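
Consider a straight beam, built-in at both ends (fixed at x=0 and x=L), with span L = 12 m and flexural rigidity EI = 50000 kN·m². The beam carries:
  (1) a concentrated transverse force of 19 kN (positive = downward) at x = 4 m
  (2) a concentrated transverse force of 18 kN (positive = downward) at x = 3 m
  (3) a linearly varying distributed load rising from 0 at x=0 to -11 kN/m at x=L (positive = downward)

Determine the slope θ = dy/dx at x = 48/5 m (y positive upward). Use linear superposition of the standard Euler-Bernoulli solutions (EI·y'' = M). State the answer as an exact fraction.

θ(48/5) = -72289/93750000 rad

Load 1 — point force P=19 kN at a=4 m (b=L-a=8):
  θ_1 = Pa²(L-x)(2bL-(3b+a)(L-x))/(2L³EI)  [x>a] = 19·4²·(12-(48/5))·(2·8·12-(3·8+4)·(12-(48/5)))/(2·12³·50000) = 247/468750 rad
Load 2 — point force P=18 kN at a=3 m (b=L-a=9):
  θ_2 = Pa²(L-x)(2bL-(3b+a)(L-x))/(2L³EI)  [x>a] = 18·3²·(12-(48/5))·(2·9·12-(3·9+3)·(12-(48/5)))/(2·12³·50000) = 81/250000 rad
Load 3 — triangular load w₀=-11 kN/m (0→w₀ over full span):
  θ_3 = -w₀(2x(L-x)(L-2x)(x+2L)+x²(L-x)²)/(120LEI) = -(-11)·(2·(48/5)·(12-(48/5))·(12-2·(48/5))·((48/5)+2·12)+(48/5)²·(12-(48/5))²)/(120·12·50000) = -3168/1953125 rad
Superposition: θ = Σ θ_i = -72289/93750000 rad ≈ -0.000771 rad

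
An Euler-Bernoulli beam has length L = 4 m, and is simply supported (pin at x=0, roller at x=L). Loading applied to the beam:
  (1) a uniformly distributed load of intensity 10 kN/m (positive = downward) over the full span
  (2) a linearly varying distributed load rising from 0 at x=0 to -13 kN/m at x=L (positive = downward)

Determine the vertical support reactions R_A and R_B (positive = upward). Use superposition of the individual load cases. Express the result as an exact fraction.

Load 1 — uniform load w=10 kN/m over full span:
  R_A = wL/2 = 10·4/2 = 20 kN
  R_B = wL/2 = 10·4/2 = 20 kN
Load 2 — triangular load w₀=-13 kN/m (0→w₀ over full span):
  R_A = w₀L/6 = (-13)·4/6 = -26/3 kN
  R_B = w₀L/3 = (-13)·4/3 = -52/3 kN
Superposition: R_A = 34/3 kN, R_B = 8/3 kN

R_A = 34/3 kN, R_B = 8/3 kN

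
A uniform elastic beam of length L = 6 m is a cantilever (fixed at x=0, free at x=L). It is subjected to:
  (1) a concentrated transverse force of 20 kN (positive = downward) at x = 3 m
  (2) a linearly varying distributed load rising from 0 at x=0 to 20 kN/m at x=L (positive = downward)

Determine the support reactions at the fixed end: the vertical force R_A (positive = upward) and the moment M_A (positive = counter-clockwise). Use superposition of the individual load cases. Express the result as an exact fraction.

Load 1 — point force P=20 kN at a=3 m (b=L-a=3):
  R_A = P = 20 kN
  M_A = Pa = 20·3 = 60 kN·m
Load 2 — triangular load w₀=20 kN/m (0→w₀ over full span):
  R_A = w₀L/2 = 20·6/2 = 60 kN
  M_A = w₀L²/3 = 20·6²/3 = 240 kN·m
Superposition: R_A = 80 kN, M_A = 300 kN·m

R_A = 80 kN, M_A = 300 kN·m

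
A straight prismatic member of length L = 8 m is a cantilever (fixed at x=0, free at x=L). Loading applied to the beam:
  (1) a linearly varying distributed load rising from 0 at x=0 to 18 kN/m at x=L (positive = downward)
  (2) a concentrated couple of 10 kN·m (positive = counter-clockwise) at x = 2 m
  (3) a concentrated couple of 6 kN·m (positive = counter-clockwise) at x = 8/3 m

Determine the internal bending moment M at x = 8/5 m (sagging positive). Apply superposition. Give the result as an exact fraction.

Load 1 — triangular load w₀=18 kN/m (0→w₀ over full span):
  M_1 = w₀Lx/2 - w₀L²/3 - w₀x³/(6L) = 18·8·(8/5)/2 - 18·8²/3 - 18·(8/5)³/(6·8) = -33792/125 kN·m
Load 2 — applied couple M₀=10 kN·m at a=2 m (b=L-a=6):
  M_2 = M₀  [x≤a] = 10 = 10 kN·m
Load 3 — applied couple M₀=6 kN·m at a=8/3 m (b=L-a=16/3):
  M_3 = M₀  [x≤a] = 6 = 6 kN·m
Superposition: M = Σ M_i = -31792/125 kN·m ≈ -254.336000 kN·m

M(8/5) = -31792/125 kN·m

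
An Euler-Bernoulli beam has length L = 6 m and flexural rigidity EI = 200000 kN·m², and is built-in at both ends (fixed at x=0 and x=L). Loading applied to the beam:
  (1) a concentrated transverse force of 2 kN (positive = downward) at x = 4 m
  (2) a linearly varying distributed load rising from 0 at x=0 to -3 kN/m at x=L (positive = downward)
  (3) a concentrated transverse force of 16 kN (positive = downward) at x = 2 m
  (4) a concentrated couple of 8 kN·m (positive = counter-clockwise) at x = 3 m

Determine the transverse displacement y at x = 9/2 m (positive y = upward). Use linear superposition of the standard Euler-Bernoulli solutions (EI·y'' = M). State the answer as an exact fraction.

Load 1 — point force P=2 kN at a=4 m (b=L-a=2):
  y_1 = -Pa²(L-x)²(3bL-(3b+a)(L-x))/(6L³EI)  [x>a] = -2·4²·(6-(9/2))²·(3·2·6-(3·2+4)·(6-(9/2)))/(6·6³·200000) = -7/1200000 m
Load 2 — triangular load w₀=-3 kN/m (0→w₀ over full span):
  y_2 = -w₀x²(L-x)²(x+2L)/(120LEI) = -(-3)·(9/2)²·(6-(9/2))²·((9/2)+2·6)/(120·6·200000) = 8019/512000000 m
Load 3 — point force P=16 kN at a=2 m (b=L-a=4):
  y_3 = -Pa²(L-x)²(3bL-(3b+a)(L-x))/(6L³EI)  [x>a] = -16·2²·(6-(9/2))²·(3·4·6-(3·4+2)·(6-(9/2)))/(6·6³·200000) = -17/600000 m
Load 4 — applied couple M₀=8 kN·m at a=3 m (b=L-a=3):
  y_4 = (R_Ax³/6 - M_Ax²/2 - M₀(x-a)²/2)/EI  [x>a] with R_A=2, M_A=2 = (2·(9/2)³/6 - 2·(9/2)²/2 - 8·((9/2)-3)²/2)/200000 = 9/1600000 m
Superposition: y = Σ y_i = -19783/1536000000 m ≈ -0.000013 m

y(9/2) = -19783/1536000000 m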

......

Restate verbatim the first line above and all lines after it through the line containing "(3) a linearly"; omit the rest.

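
Consider a straight beam, built-in at both ends (fixed at x=0 and x=L), with span L = 12 m and flexural rigidity EI = 50000 kN·m². The beam carries:
  (1) a concentrated transverse force of 19 kN (positive = downward) at x = 4 m
  (2) a concentrated transverse force of 18 kN (positive = downward) at x = 3 m
  (3) a linearly varying distributed load rising from 0 at x=0 to -11 kN/m at x=L (positive = downward)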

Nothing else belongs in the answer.